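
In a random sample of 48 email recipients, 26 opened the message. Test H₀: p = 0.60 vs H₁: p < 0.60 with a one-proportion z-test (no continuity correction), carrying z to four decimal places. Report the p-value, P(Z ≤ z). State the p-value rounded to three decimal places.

With x = 26 successes in n = 48, p̂ = 0.54167.
Under H₀, SE = √(p₀(1−p₀)/n) = √(0.60·0.40/48) = √0.005000000 = 0.070711.
Test statistic (full precision, shown to 4 dp): z = (26/48 − 0.60)/SE₀ ≈ -0.8250.
From the standard normal, P(Z ≤ z) = 0.205.

p-value = 0.205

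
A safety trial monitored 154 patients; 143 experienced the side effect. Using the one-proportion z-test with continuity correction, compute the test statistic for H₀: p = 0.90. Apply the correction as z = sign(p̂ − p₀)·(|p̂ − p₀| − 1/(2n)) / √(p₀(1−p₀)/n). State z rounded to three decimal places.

The sample proportion is 143/154 = 0.92857. p̂ − p₀ = 0.028571.
1/(2n) = 0.003247.
Corrected numerator: |0.028571| − 0.003247 = 0.025324.
Under H₀, SE = √(p₀(1−p₀)/n) = √(0.90·0.10/154) = √0.000584416 = 0.024175.
z = +0.025324/0.024175 = 1.048.

z = 1.048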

== INSTRUCTIONS FOR THE TASK ==
Keeping every word as it is, repeat all of the records.

== RESPONSE AREA ==
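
In a random sample of 48 email recipients, 26 opened the message. Test H₀: p = 0.60 vs H₁: p < 0.60 with a one-proportion z-test (no continuity correction), carrying z to four decimal places. Report the p-value, P(Z ≤ z). State the p-value rounded to three decimal places.

With x = 26 successes in n = 48, p̂ = 0.54167.
Under H₀, SE = √(p₀(1−p₀)/n) = √(0.60·0.40/48) = √0.005000000 = 0.070711.
Test statistic (full precision, shown to 4 dp): z = (26/48 − 0.60)/SE₀ ≈ -0.8250.
From the standard normal, P(Z ≤ z) = 0.205.

p-value = 0.205

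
A safety trial monitored 154 patients; 143 experienced the side effect. Using the one-proportion z-test with continuity correction, compute the test statistic for H₀: p = 0.90. Apply the correction as z = sign(p̂ − p₀)·(|p̂ − p₀| − 1/(2n)) / √(p₀(1−p₀)/n). State z rounded to three decimal places.

The sample proportion is 143/154 = 0.92857. p̂ − p₀ = 0.028571.
1/(2n) = 0.003247.
Corrected numerator: |0.028571| − 0.003247 = 0.025324.
Under H₀, SE = √(p₀(1−p₀)/n) = √(0.90·0.10/154) = √0.000584416 = 0.024175.
z = +0.025324/0.024175 = 1.048.

z = 1.048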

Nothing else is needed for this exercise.